Work order: Your task is to copy the lines of the data below from the line holding "- Any T with" through the line holding "After 5 steps, what", inclusive, exactly and with nothing added.

Material provided:
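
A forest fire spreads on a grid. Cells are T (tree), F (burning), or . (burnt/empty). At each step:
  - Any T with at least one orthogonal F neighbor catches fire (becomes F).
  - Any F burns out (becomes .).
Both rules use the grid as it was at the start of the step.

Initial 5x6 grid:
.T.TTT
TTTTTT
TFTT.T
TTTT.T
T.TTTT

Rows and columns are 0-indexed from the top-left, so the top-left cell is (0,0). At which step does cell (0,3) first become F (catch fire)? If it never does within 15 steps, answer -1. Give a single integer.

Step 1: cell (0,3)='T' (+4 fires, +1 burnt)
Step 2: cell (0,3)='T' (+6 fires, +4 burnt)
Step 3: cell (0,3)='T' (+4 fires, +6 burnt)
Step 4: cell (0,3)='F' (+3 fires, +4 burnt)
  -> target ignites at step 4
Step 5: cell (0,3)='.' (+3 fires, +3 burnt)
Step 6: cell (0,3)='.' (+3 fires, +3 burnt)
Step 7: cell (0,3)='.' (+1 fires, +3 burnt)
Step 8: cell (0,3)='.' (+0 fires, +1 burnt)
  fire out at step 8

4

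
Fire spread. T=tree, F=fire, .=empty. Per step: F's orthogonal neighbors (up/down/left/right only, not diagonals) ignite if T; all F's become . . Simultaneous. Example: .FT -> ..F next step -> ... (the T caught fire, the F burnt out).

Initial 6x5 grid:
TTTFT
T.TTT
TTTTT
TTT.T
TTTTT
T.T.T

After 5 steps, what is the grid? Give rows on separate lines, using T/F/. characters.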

...

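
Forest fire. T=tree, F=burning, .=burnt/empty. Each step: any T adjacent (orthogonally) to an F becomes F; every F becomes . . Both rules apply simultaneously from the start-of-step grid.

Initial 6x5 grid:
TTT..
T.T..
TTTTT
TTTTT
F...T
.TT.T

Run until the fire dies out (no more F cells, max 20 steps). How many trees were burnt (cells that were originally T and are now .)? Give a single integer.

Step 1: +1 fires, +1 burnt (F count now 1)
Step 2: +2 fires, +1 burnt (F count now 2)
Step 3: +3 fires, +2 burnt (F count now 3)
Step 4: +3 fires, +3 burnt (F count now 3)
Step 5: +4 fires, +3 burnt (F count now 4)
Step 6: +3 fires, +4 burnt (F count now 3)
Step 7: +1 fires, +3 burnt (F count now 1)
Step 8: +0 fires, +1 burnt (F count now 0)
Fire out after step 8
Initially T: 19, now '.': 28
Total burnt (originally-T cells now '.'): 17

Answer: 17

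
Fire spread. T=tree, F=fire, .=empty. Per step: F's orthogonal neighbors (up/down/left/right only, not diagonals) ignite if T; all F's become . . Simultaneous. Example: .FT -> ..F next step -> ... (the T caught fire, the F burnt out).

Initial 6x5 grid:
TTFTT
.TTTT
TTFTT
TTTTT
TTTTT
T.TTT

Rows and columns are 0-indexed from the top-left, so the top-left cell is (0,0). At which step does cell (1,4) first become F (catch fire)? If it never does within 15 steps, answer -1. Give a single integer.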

Solution below:
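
  - Any T with at least one orthogonal F neighbor catches fire (becomes F).
  - Any F burns out (becomes .).
Both rules use the grid as it was at the start of the step.

Initial 5x6 grid:
.T.TTT
TTTTTT
TFTT.T
TTTT.T
T.TTTT

Rows and columns are 0-indexed from the top-left, so the top-left cell is (0,0). At which step does cell (0,3) first become F (catch fire)? If it never does within 15 steps, answer -1. Give a single integer.

Step 1: cell (0,3)='T' (+4 fires, +1 burnt)
Step 2: cell (0,3)='T' (+6 fires, +4 burnt)
Step 3: cell (0,3)='T' (+4 fires, +6 burnt)
Step 4: cell (0,3)='F' (+3 fires, +4 burnt)
  -> target ignites at step 4
Step 5: cell (0,3)='.' (+3 fires, +3 burnt)
Step 6: cell (0,3)='.' (+3 fires, +3 burnt)
Step 7: cell (0,3)='.' (+1 fires, +3 burnt)
Step 8: cell (0,3)='.' (+0 fires, +1 burnt)
  fire out at step 8

4

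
Fire spread. T=tree, F=fire, .=empty. Per step: F's orthogonal neighbors (up/down/left/right only, not diagonals) ignite if T; all F's become . . Simultaneous. Example: .FT -> ..F next step -> ... (the T caught fire, the F burnt out).

Initial 6x5 grid:
TTTFT
T.TTT
TTTTT
TTT.T
TTTTT
T.T.T

After 5 steps, what is the grid? Give rows on separate lines, using T/F/. characters.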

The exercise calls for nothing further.